• [EXERCISE]
Beneath this instruction is a block of data; output from it exactly the lines that run from the one containing "Below is a routine" through the one containing "17 | IF s div 6 >= 1 THEN", inclusive.

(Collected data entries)
--

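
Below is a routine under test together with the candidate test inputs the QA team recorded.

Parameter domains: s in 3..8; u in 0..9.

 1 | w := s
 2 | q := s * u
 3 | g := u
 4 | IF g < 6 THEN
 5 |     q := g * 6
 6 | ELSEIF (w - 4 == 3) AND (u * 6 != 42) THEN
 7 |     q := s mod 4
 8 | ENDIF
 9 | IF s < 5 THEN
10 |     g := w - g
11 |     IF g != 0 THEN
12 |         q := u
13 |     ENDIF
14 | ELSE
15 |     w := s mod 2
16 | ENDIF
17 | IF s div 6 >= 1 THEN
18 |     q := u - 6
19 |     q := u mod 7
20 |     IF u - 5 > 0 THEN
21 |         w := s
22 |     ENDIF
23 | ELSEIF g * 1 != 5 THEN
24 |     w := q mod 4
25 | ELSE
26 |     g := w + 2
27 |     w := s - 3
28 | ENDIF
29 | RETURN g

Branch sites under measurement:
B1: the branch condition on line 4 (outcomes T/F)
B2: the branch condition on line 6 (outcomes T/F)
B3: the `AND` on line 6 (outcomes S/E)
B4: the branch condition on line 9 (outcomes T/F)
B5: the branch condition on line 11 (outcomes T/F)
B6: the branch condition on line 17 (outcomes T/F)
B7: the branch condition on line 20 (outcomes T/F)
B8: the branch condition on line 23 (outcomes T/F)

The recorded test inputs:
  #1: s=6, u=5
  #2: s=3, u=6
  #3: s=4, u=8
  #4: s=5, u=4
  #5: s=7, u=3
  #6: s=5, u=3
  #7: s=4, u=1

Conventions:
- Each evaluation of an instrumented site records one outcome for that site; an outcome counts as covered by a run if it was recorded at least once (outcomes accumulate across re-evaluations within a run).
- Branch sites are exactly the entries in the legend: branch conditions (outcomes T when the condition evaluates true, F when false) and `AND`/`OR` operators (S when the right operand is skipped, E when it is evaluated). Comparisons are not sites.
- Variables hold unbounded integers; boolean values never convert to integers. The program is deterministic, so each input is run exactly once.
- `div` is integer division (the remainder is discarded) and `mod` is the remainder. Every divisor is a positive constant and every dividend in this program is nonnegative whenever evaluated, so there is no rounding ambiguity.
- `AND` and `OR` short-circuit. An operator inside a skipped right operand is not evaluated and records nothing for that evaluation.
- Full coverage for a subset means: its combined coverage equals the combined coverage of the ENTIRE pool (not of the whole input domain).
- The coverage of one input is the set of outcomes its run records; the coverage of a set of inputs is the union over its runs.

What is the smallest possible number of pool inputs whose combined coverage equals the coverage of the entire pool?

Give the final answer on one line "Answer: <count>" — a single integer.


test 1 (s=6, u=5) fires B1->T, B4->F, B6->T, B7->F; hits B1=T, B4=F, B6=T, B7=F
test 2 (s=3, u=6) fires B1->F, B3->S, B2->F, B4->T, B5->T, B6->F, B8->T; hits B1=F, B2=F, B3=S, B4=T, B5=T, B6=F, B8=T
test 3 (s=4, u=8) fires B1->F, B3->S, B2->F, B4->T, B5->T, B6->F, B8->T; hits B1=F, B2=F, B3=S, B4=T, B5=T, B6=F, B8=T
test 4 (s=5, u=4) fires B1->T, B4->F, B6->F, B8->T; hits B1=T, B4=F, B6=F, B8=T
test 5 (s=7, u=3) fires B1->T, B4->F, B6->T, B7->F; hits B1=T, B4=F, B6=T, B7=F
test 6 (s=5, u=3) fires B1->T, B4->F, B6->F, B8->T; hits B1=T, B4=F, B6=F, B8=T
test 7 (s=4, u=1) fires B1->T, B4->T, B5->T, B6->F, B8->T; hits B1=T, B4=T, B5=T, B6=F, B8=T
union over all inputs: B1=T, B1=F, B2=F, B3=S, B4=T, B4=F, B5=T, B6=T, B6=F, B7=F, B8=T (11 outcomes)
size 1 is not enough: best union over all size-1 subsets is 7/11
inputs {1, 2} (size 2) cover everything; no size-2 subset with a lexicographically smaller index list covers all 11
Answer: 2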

--

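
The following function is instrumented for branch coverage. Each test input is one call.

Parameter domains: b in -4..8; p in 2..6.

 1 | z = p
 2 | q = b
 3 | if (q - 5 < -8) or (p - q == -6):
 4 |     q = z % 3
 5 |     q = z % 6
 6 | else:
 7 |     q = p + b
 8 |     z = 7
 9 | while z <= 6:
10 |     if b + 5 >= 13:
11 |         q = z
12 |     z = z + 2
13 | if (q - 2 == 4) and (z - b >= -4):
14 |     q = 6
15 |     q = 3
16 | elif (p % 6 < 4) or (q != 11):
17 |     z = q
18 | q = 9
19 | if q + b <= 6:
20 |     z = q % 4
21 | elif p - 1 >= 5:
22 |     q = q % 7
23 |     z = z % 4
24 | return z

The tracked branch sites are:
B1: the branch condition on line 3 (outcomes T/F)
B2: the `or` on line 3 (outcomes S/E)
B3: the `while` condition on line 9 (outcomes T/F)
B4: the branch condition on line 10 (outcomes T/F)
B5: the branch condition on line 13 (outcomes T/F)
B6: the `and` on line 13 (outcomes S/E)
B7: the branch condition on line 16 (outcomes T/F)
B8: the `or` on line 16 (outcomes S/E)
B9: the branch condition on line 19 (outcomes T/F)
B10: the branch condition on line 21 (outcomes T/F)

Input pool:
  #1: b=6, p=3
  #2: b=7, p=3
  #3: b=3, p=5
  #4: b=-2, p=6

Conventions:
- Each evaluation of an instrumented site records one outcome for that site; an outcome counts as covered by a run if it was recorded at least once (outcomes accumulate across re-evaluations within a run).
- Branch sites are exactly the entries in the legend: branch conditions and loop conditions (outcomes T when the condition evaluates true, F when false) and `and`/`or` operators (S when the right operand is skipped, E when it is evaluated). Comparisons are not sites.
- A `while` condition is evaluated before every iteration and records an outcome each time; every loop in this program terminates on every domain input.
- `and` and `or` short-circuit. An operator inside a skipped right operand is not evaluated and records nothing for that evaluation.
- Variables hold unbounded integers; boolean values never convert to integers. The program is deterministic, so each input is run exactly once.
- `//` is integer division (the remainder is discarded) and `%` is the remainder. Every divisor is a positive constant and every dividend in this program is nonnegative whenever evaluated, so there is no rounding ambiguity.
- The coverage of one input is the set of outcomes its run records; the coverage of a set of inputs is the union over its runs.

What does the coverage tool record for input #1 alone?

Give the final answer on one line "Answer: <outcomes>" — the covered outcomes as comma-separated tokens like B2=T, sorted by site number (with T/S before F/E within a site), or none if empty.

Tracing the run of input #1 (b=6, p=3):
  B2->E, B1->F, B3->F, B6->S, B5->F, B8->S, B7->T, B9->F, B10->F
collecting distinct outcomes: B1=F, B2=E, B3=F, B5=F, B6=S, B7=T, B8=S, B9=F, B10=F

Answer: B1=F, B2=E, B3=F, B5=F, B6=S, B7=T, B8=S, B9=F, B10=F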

--

• [EXPECTED OUTPUT]
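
Below is a routine under test together with the candidate test inputs the QA team recorded.

Parameter domains: s in 3..8; u in 0..9.

 1 | w := s
 2 | q := s * u
 3 | g := u
 4 | IF g < 6 THEN
 5 |     q := g * 6
 6 | ELSEIF (w - 4 == 3) AND (u * 6 != 42) THEN
 7 |     q := s mod 4
 8 | ENDIF
 9 | IF s < 5 THEN
10 |     g := w - g
11 |     IF g != 0 THEN
12 |         q := u
13 |     ENDIF
14 | ELSE
15 |     w := s mod 2
16 | ENDIF
17 | IF s div 6 >= 1 THEN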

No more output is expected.